Assigned task
Please copy out each line of the entries in which "directors₃" appears.

(Recorded information begins)

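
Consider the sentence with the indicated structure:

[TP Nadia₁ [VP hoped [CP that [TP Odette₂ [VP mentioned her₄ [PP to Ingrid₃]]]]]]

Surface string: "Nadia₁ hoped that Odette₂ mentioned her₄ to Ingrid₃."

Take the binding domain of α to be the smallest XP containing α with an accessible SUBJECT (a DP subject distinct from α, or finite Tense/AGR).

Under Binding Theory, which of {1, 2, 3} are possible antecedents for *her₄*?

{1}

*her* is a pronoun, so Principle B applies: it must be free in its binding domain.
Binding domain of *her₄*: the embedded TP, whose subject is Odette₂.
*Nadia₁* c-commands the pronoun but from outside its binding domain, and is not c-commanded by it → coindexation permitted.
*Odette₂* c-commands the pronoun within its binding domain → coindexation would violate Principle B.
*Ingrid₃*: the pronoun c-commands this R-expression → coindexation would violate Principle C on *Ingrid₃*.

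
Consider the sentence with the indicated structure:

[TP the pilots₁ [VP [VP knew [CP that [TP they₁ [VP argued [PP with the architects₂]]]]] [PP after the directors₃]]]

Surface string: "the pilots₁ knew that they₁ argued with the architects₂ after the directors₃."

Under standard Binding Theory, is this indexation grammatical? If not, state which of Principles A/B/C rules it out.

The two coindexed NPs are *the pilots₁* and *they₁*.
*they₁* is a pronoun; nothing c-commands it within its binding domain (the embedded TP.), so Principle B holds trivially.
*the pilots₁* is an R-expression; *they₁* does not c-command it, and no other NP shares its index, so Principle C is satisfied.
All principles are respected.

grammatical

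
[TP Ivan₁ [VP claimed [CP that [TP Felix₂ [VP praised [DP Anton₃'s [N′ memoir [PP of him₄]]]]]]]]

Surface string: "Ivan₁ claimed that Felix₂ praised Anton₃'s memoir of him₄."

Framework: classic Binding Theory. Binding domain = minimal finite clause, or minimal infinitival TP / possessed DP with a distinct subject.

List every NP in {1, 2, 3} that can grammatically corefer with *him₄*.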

(Recorded information ends)

Response area
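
[TP the pilots₁ [VP [VP knew [CP that [TP they₁ [VP argued [PP with the architects₂]]]]] [PP after the directors₃]]]
Surface string: "the pilots₁ knew that they₁ argued with the architects₂ after the directors₃."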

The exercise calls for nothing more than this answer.